[Dataset entries]
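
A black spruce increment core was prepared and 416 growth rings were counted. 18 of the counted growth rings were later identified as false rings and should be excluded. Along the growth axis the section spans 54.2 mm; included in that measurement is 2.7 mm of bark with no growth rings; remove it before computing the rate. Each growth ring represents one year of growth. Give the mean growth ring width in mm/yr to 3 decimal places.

True growth ring count = 416 − 18 = 398.
Removing the 2.7 mm offcut leaves 54.2 − 2.7 = 51.5 mm.
Extension rate ≈ 51.5 / 398 = 0.129 mm/yr.

0.129 mm/yr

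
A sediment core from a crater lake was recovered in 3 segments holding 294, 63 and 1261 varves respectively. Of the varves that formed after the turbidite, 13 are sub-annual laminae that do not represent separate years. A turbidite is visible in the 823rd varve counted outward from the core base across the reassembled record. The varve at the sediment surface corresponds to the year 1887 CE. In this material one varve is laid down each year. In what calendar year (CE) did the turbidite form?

1105 CE

Total varves = 294 + 63 + 1261 = 1618.
The turbidite sits at varve 823 from the core base, so 1618 − 823 = 795 varves formed after it.
795 − 13 false = 782 true varves after the turbidite.
1887 − 782 = 1105 CE.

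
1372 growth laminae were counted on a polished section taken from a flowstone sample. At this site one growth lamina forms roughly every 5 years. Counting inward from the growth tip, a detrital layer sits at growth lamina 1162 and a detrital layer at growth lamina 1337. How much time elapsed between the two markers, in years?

875 yr

The two markers are separated by 1337 − 1162 = 175 growth laminae.
175 growth laminae at 5 years each span 175 × 5 = 875 years.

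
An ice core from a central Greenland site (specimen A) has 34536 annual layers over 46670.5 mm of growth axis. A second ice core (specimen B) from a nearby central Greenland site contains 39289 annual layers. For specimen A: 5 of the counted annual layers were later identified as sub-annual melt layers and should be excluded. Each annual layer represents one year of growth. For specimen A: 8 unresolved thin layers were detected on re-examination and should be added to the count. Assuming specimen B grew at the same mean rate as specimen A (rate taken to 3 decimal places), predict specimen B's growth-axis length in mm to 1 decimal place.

53079.4 mm

Specimen A: adjusted count: 34536 − 5 + 8 = 34539 annual layers.
A: 46670.5 mm over 34539 years gives 46670.5 / 34539 ≈ 1.351 mm/year.
For B, 1.351 mm/year × 39289 years = 53079.4 mm.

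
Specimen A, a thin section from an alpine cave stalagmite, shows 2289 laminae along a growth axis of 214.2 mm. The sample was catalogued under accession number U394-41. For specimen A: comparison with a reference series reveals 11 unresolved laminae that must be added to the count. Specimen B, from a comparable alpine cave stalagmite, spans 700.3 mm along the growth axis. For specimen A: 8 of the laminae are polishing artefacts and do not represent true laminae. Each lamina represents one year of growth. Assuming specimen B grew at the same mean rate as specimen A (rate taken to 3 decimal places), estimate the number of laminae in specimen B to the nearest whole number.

Specimen A: correcting the raw count gives 2289 − 8 + 11 = 2292 true laminae.
A: 214.2 mm over 2292 years gives 214.2 / 2292 ≈ 0.093 mm per year.
For B, 700.3 / 0.093 = 7530.11 years ≈ 7530 laminae.

7530 laminae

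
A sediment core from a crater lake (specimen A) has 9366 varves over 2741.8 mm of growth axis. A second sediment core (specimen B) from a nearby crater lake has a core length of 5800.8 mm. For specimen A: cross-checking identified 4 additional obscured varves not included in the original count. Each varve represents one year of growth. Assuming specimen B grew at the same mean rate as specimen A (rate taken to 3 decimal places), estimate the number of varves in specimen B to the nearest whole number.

Specimen A: after corrections the count is 9366 + 4 = 9370 varves.
A: Mean rate = 2741.8 mm / 9370 years ≈ 0.293 mm/year.
B spans 5800.8 / 0.293 = 19797.95 years ≈ 19798 varves.

19798 varves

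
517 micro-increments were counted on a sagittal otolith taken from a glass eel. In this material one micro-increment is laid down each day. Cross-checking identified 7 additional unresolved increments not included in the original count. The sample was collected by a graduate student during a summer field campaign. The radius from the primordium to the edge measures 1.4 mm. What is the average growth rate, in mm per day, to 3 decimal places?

After corrections the count is 517 + 7 = 524 micro-increments.
1.4 mm over 524 days gives 1.4 / 524 ≈ 0.003 mm per day.

0.003 mm per day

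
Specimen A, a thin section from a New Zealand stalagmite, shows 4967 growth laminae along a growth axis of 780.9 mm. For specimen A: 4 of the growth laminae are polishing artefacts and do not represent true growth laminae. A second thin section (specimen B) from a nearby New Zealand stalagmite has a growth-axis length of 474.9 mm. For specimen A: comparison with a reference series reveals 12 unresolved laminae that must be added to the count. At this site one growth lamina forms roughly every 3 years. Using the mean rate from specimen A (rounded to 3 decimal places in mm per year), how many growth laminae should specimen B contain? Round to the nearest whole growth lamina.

Specimen A: correcting the raw count gives 4967 − 4 + 12 = 4975 true growth laminae.
Specimen A: multiplying by 3 years per growth lamina: 4975 × 3 = 14925 years.
A: Extension rate ≈ 780.9 / 14925 = 0.052 mm/year.
For B, 474.9 / 0.052 = 9132.69 years; at 3 years per growth lamina that is 9132.69 / 3 ≈ 3044 growth laminae.

3044 growth laminae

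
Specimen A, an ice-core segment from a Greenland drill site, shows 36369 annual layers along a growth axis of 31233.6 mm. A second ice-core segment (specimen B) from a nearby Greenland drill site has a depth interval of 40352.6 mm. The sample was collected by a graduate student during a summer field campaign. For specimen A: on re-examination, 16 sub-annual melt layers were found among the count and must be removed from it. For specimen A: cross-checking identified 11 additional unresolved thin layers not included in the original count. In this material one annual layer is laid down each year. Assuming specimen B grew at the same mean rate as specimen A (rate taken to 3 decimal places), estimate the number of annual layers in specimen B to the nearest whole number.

46976 annual layers

Specimen A: adjusted count: 36369 − 16 + 11 = 36364 annual layers.
A: 31233.6 mm over 36364 years gives 31233.6 / 36364 ≈ 0.859 mm per year.
For B, 40352.6 / 0.859 = 46976.25 years ≈ 46976 annual layers.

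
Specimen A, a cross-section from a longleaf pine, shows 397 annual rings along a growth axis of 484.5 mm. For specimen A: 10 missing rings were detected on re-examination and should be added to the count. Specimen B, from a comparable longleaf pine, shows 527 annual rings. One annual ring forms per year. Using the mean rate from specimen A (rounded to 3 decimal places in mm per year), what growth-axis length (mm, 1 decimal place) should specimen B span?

Specimen A: after corrections the count is 397 + 10 = 407 annual rings.
A: Mean rate = 484.5 mm / 407 years ≈ 1.190 mm/yr.
Length of B = 1.190 × 527 = 627.1 mm.

627.1 mm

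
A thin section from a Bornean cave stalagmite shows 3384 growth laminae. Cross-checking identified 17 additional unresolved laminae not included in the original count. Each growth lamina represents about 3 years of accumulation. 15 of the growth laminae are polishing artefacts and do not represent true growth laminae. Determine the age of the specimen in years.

Adjusted count: 3384 − 15 + 17 = 3386 growth laminae.
3386 growth laminae at 3 years each span 3386 × 3 = 10158 years.

10158 years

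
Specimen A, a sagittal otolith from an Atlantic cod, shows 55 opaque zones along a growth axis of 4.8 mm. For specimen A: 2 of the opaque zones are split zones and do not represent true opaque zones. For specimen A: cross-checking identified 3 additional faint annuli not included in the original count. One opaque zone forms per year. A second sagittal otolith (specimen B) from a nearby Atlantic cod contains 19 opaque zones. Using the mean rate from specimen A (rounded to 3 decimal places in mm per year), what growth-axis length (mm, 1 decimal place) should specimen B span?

Specimen A: adjusted count: 55 − 2 + 3 = 56 opaque zones.
A: 4.8 mm over 56 years gives 4.8 / 56 ≈ 0.086 mm/year.
Length of B = 0.086 × 19 = 1.6 mm.

1.6 mm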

● Exercise goal: Please retype the data, matching it exactly.

● Problem solution:
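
A black spruce increment core was prepared and 416 growth rings were counted. 18 of the counted growth rings were later identified as false rings and should be excluded. Along the growth axis the section spans 54.2 mm; included in that measurement is 2.7 mm of bark with no growth rings; remove it before computing the rate. Each growth ring represents one year of growth. Give the mean growth ring width in mm/yr to 3 decimal places.

True growth ring count = 416 − 18 = 398.
Removing the 2.7 mm offcut leaves 54.2 − 2.7 = 51.5 mm.
Extension rate ≈ 51.5 / 398 = 0.129 mm/yr.

0.129 mm/yr

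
A sediment core from a crater lake was recovered in 3 segments holding 294, 63 and 1261 varves respectively. Of the varves that formed after the turbidite, 13 are sub-annual laminae that do not represent separate years. A turbidite is visible in the 823rd varve counted outward from the core base across the reassembled record. The varve at the sediment surface corresponds to the year 1887 CE. In this material one varve is laid down each year. In what calendar year (CE) did the turbidite form?

1105 CE

Total varves = 294 + 63 + 1261 = 1618.
The turbidite sits at varve 823 from the core base, so 1618 − 823 = 795 varves formed after it.
795 − 13 false = 782 true varves after the turbidite.
1887 − 782 = 1105 CE.

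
1372 growth laminae were counted on a polished section taken from a flowstone sample. At this site one growth lamina forms roughly every 5 years. Counting inward from the growth tip, a detrital layer sits at growth lamina 1162 and a detrital layer at growth lamina 1337. How much time elapsed between the two markers, in years?

875 yr

The two markers are separated by 1337 − 1162 = 175 growth laminae.
175 growth laminae at 5 years each span 175 × 5 = 875 years.

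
An ice core from a central Greenland site (specimen A) has 34536 annual layers over 46670.5 mm of growth axis. A second ice core (specimen B) from a nearby central Greenland site contains 39289 annual layers. For specimen A: 5 of the counted annual layers were later identified as sub-annual melt layers and should be excluded. Each annual layer represents one year of growth. For specimen A: 8 unresolved thin layers were detected on re-examination and should be added to the count. Assuming specimen B grew at the same mean rate as specimen A (rate taken to 3 decimal places), predict specimen B's growth-axis length in mm to 1 decimal place.

53079.4 mm

Specimen A: adjusted count: 34536 − 5 + 8 = 34539 annual layers.
A: 46670.5 mm over 34539 years gives 46670.5 / 34539 ≈ 1.351 mm/year.
For B, 1.351 mm/year × 39289 years = 53079.4 mm.

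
Specimen A, a thin section from an alpine cave stalagmite, shows 2289 laminae along a growth axis of 214.2 mm. The sample was catalogued under accession number U394-41. For specimen A: comparison with a reference series reveals 11 unresolved laminae that must be added to the count. Specimen B, from a comparable alpine cave stalagmite, spans 700.3 mm along the growth axis. For specimen A: 8 of the laminae are polishing artefacts and do not represent true laminae. Each lamina represents one year of growth. Assuming specimen B grew at the same mean rate as specimen A (rate taken to 3 decimal places), estimate the number of laminae in specimen B to the nearest whole number.

Specimen A: correcting the raw count gives 2289 − 8 + 11 = 2292 true laminae.
A: 214.2 mm over 2292 years gives 214.2 / 2292 ≈ 0.093 mm per year.
For B, 700.3 / 0.093 = 7530.11 years ≈ 7530 laminae.

7530 laminae

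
A sediment core from a crater lake (specimen A) has 9366 varves over 2741.8 mm of growth axis. A second sediment core (specimen B) from a nearby crater lake has a core length of 5800.8 mm. For specimen A: cross-checking identified 4 additional obscured varves not included in the original count. Each varve represents one year of growth. Assuming specimen B grew at the same mean rate as specimen A (rate taken to 3 decimal places), estimate the number of varves in specimen B to the nearest whole number.

Specimen A: after corrections the count is 9366 + 4 = 9370 varves.
A: Mean rate = 2741.8 mm / 9370 years ≈ 0.293 mm/year.
B spans 5800.8 / 0.293 = 19797.95 years ≈ 19798 varves.

19798 varves

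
517 micro-increments were counted on a sagittal otolith taken from a glass eel. In this material one micro-increment is laid down each day. Cross-checking identified 7 additional unresolved increments not included in the original count. The sample was collected by a graduate student during a summer field campaign. The radius from the primordium to the edge measures 1.4 mm. What is the average growth rate, in mm per day, to 3 decimal places?

After corrections the count is 517 + 7 = 524 micro-increments.
1.4 mm over 524 days gives 1.4 / 524 ≈ 0.003 mm per day.

0.003 mm per day

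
Specimen A, a thin section from a New Zealand stalagmite, shows 4967 growth laminae along a growth axis of 780.9 mm. For specimen A: 4 of the growth laminae are polishing artefacts and do not represent true growth laminae. A second thin section (specimen B) from a nearby New Zealand stalagmite has a growth-axis length of 474.9 mm. For specimen A: comparison with a reference series reveals 12 unresolved laminae that must be added to the count. At this site one growth lamina forms roughly every 3 years. Using the mean rate from specimen A (rounded to 3 decimal places in mm per year), how many growth laminae should specimen B contain? Round to the nearest whole growth lamina.

Specimen A: correcting the raw count gives 4967 − 4 + 12 = 4975 true growth laminae.
Specimen A: multiplying by 3 years per growth lamina: 4975 × 3 = 14925 years.
A: Extension rate ≈ 780.9 / 14925 = 0.052 mm/year.
For B, 474.9 / 0.052 = 9132.69 years; at 3 years per growth lamina that is 9132.69 / 3 ≈ 3044 growth laminae.

3044 growth laminae

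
Specimen A, an ice-core segment from a Greenland drill site, shows 36369 annual layers along a growth axis of 31233.6 mm. A second ice-core segment (specimen B) from a nearby Greenland drill site has a depth interval of 40352.6 mm. The sample was collected by a graduate student during a summer field campaign. For specimen A: on re-examination, 16 sub-annual melt layers were found among the count and must be removed from it. For specimen A: cross-checking identified 11 additional unresolved thin layers not included in the original count. In this material one annual layer is laid down each year. Assuming specimen B grew at the same mean rate as specimen A (rate taken to 3 decimal places), estimate the number of annual layers in specimen B to the nearest whole number.

46976 annual layers

Specimen A: adjusted count: 36369 − 16 + 11 = 36364 annual layers.
A: 31233.6 mm over 36364 years gives 31233.6 / 36364 ≈ 0.859 mm per year.
For B, 40352.6 / 0.859 = 46976.25 years ≈ 46976 annual layers.

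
Specimen A, a cross-section from a longleaf pine, shows 397 annual rings along a growth axis of 484.5 mm. For specimen A: 10 missing rings were detected on re-examination and should be added to the count. Specimen B, from a comparable longleaf pine, shows 527 annual rings. One annual ring forms per year. Using the mean rate from specimen A (rounded to 3 decimal places in mm per year), what growth-axis length (mm, 1 decimal place) should specimen B span?

Specimen A: after corrections the count is 397 + 10 = 407 annual rings.
A: Mean rate = 484.5 mm / 407 years ≈ 1.190 mm/yr.
Length of B = 1.190 × 527 = 627.1 mm.

627.1 mm

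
A thin section from a Bornean cave stalagmite shows 3384 growth laminae. Cross-checking identified 17 additional unresolved laminae not included in the original count. Each growth lamina represents about 3 years of accumulation. 15 of the growth laminae are polishing artefacts and do not represent true growth laminae. Determine the age of the specimen in years.

Adjusted count: 3384 − 15 + 17 = 3386 growth laminae.
3386 growth laminae at 3 years each span 3386 × 3 = 10158 years.

10158 years

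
Specimen A, a sagittal otolith from an Atlantic cod, shows 55 opaque zones along a growth axis of 4.8 mm. For specimen A: 2 of the opaque zones are split zones and do not represent true opaque zones. For specimen A: cross-checking identified 3 additional faint annuli not included in the original count. One opaque zone forms per year. A second sagittal otolith (specimen B) from a nearby Atlantic cod contains 19 opaque zones. Using the mean rate from specimen A (rounded to 3 decimal places in mm per year), what growth-axis length (mm, 1 decimal place) should specimen B span?

Specimen A: adjusted count: 55 − 2 + 3 = 56 opaque zones.
A: 4.8 mm over 56 years gives 4.8 / 56 ≈ 0.086 mm/year.
Length of B = 0.086 × 19 = 1.6 mm.

1.6 mm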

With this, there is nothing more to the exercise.